Each line of the material below is to be given again exactly.

The input:
■ ■ ■ ■

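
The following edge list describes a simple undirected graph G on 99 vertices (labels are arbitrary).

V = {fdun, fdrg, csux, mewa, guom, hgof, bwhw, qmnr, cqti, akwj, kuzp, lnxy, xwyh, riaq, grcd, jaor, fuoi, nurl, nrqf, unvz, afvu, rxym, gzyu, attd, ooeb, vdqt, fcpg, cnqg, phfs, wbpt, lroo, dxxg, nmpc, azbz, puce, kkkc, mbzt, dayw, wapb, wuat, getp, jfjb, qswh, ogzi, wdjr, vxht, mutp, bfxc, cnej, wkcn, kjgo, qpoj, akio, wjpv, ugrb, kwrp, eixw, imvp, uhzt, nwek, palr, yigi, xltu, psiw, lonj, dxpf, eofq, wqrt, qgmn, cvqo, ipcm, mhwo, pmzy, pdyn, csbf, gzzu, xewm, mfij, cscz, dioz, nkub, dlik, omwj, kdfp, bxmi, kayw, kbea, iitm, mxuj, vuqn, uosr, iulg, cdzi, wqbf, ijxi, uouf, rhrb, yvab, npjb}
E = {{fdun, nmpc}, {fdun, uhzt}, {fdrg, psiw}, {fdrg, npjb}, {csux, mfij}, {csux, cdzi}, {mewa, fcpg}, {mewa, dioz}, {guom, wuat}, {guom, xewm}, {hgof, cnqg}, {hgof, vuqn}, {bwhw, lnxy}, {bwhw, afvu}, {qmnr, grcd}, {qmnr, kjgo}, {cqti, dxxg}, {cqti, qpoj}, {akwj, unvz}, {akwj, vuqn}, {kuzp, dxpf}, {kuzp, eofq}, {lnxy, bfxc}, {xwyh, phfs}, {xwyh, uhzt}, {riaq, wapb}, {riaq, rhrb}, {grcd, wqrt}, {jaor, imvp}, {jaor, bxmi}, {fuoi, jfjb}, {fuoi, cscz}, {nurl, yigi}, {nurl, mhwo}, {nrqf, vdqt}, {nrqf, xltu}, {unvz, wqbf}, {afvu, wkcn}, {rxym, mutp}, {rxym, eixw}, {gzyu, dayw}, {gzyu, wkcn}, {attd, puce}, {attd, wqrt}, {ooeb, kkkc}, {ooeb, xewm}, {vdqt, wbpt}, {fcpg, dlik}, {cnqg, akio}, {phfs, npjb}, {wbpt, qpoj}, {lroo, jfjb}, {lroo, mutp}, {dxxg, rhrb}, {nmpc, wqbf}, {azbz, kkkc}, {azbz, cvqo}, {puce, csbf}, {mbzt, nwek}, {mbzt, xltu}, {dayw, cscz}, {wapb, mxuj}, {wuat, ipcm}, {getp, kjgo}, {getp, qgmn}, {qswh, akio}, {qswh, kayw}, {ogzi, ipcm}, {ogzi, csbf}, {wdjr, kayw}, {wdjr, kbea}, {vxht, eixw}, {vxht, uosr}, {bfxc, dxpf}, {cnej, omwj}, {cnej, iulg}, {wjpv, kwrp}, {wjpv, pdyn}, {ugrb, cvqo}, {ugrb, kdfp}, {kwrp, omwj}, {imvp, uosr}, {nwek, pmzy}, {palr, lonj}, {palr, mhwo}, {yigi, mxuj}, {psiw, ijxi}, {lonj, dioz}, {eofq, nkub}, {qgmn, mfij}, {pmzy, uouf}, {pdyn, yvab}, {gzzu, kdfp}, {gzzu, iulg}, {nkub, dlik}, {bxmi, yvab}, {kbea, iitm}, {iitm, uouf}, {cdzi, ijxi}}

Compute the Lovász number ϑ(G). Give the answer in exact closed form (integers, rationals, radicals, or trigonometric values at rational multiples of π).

99*cos(pi/99)/(cos(pi/99) + 1)

deg(qpoj) = 2; N(qpoj) = {cqti, wbpt}.
Vertex fdrg has 2 neighbors: psiw, npjb.
Vertex cqti has 2 neighbors: dxxg, qpoj.
deg(mewa) = 2; N(mewa) = {fcpg, dioz}.
2-regular, N=99; connected 2-regular on 99 ⇒ C_{99}.
The 50 distinct eigenvalues: [2.0, 1.99597, 1.98391, 1.96386, 1.9359, 1.90014, 1.85674, 1.80585, 1.7477, 1.68251, 1.61054, 1.53209, 1.44747, 1.35702, 1.26111, 1.16011, 1.05445, 0.94454, 0.83083, 0.71377, 0.59384, 0.47152, 0.3473, 0.22168, 0.09516, -0.03173, -0.1585, -0.28463, -0.40961, -0.53295, -0.65414, -0.77269, -0.88813, -1.0, -1.10784, -1.21122, -1.30972, -1.40295, -1.49053, -1.57211, -1.64735, -1.71597, -1.77767, -1.83222, -1.87939, -1.91899, -1.95086, -1.97488, -1.99094, -1.99899].
Lovász: ϑ = −99(-2*cos(pi/99))/(2+-(-1)*2*cos(pi/99)) = 99*cos(pi/99)/(cos(pi/99) + 1).
= 49.48754… (decimal).
Lovász sandwich 49 ≤ 99*cos(pi/99)/(cos(pi/99) + 1) ≤ 50: both strict.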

■ ■ ■ ■

Answer to this task:
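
The following edge list describes a simple undirected graph G on 99 vertices (labels are arbitrary).

V = {fdun, fdrg, csux, mewa, guom, hgof, bwhw, qmnr, cqti, akwj, kuzp, lnxy, xwyh, riaq, grcd, jaor, fuoi, nurl, nrqf, unvz, afvu, rxym, gzyu, attd, ooeb, vdqt, fcpg, cnqg, phfs, wbpt, lroo, dxxg, nmpc, azbz, puce, kkkc, mbzt, dayw, wapb, wuat, getp, jfjb, qswh, ogzi, wdjr, vxht, mutp, bfxc, cnej, wkcn, kjgo, qpoj, akio, wjpv, ugrb, kwrp, eixw, imvp, uhzt, nwek, palr, yigi, xltu, psiw, lonj, dxpf, eofq, wqrt, qgmn, cvqo, ipcm, mhwo, pmzy, pdyn, csbf, gzzu, xewm, mfij, cscz, dioz, nkub, dlik, omwj, kdfp, bxmi, kayw, kbea, iitm, mxuj, vuqn, uosr, iulg, cdzi, wqbf, ijxi, uouf, rhrb, yvab, npjb}
E = {{fdun, nmpc}, {fdun, uhzt}, {fdrg, psiw}, {fdrg, npjb}, {csux, mfij}, {csux, cdzi}, {mewa, fcpg}, {mewa, dioz}, {guom, wuat}, {guom, xewm}, {hgof, cnqg}, {hgof, vuqn}, {bwhw, lnxy}, {bwhw, afvu}, {qmnr, grcd}, {qmnr, kjgo}, {cqti, dxxg}, {cqti, qpoj}, {akwj, unvz}, {akwj, vuqn}, {kuzp, dxpf}, {kuzp, eofq}, {lnxy, bfxc}, {xwyh, phfs}, {xwyh, uhzt}, {riaq, wapb}, {riaq, rhrb}, {grcd, wqrt}, {jaor, imvp}, {jaor, bxmi}, {fuoi, jfjb}, {fuoi, cscz}, {nurl, yigi}, {nurl, mhwo}, {nrqf, vdqt}, {nrqf, xltu}, {unvz, wqbf}, {afvu, wkcn}, {rxym, mutp}, {rxym, eixw}, {gzyu, dayw}, {gzyu, wkcn}, {attd, puce}, {attd, wqrt}, {ooeb, kkkc}, {ooeb, xewm}, {vdqt, wbpt}, {fcpg, dlik}, {cnqg, akio}, {phfs, npjb}, {wbpt, qpoj}, {lroo, jfjb}, {lroo, mutp}, {dxxg, rhrb}, {nmpc, wqbf}, {azbz, kkkc}, {azbz, cvqo}, {puce, csbf}, {mbzt, nwek}, {mbzt, xltu}, {dayw, cscz}, {wapb, mxuj}, {wuat, ipcm}, {getp, kjgo}, {getp, qgmn}, {qswh, akio}, {qswh, kayw}, {ogzi, ipcm}, {ogzi, csbf}, {wdjr, kayw}, {wdjr, kbea}, {vxht, eixw}, {vxht, uosr}, {bfxc, dxpf}, {cnej, omwj}, {cnej, iulg}, {wjpv, kwrp}, {wjpv, pdyn}, {ugrb, cvqo}, {ugrb, kdfp}, {kwrp, omwj}, {imvp, uosr}, {nwek, pmzy}, {palr, lonj}, {palr, mhwo}, {yigi, mxuj}, {psiw, ijxi}, {lonj, dioz}, {eofq, nkub}, {qgmn, mfij}, {pmzy, uouf}, {pdyn, yvab}, {gzzu, kdfp}, {gzzu, iulg}, {nkub, dlik}, {bxmi, yvab}, {kbea, iitm}, {iitm, uouf}, {cdzi, ijxi}}

Compute the Lovász number ϑ(G). Give the answer in exact closed form (integers, rationals, radicals, or trigonometric values at rational multiples of π).

99*cos(pi/99)/(cos(pi/99) + 1)

deg(qpoj) = 2; N(qpoj) = {cqti, wbpt}.
Vertex fdrg has 2 neighbors: psiw, npjb.
Vertex cqti has 2 neighbors: dxxg, qpoj.
deg(mewa) = 2; N(mewa) = {fcpg, dioz}.
2-regular, N=99; connected 2-regular on 99 ⇒ C_{99}.
The 50 distinct eigenvalues: [2.0, 1.99597, 1.98391, 1.96386, 1.9359, 1.90014, 1.85674, 1.80585, 1.7477, 1.68251, 1.61054, 1.53209, 1.44747, 1.35702, 1.26111, 1.16011, 1.05445, 0.94454, 0.83083, 0.71377, 0.59384, 0.47152, 0.3473, 0.22168, 0.09516, -0.03173, -0.1585, -0.28463, -0.40961, -0.53295, -0.65414, -0.77269, -0.88813, -1.0, -1.10784, -1.21122, -1.30972, -1.40295, -1.49053, -1.57211, -1.64735, -1.71597, -1.77767, -1.83222, -1.87939, -1.91899, -1.95086, -1.97488, -1.99094, -1.99899].
Lovász: ϑ = −99(-2*cos(pi/99))/(2+-(-1)*2*cos(pi/99)) = 99*cos(pi/99)/(cos(pi/99) + 1).
= 49.48754… (decimal).
Lovász sandwich 49 ≤ 99*cos(pi/99)/(cos(pi/99) + 1) ≤ 50: both strict.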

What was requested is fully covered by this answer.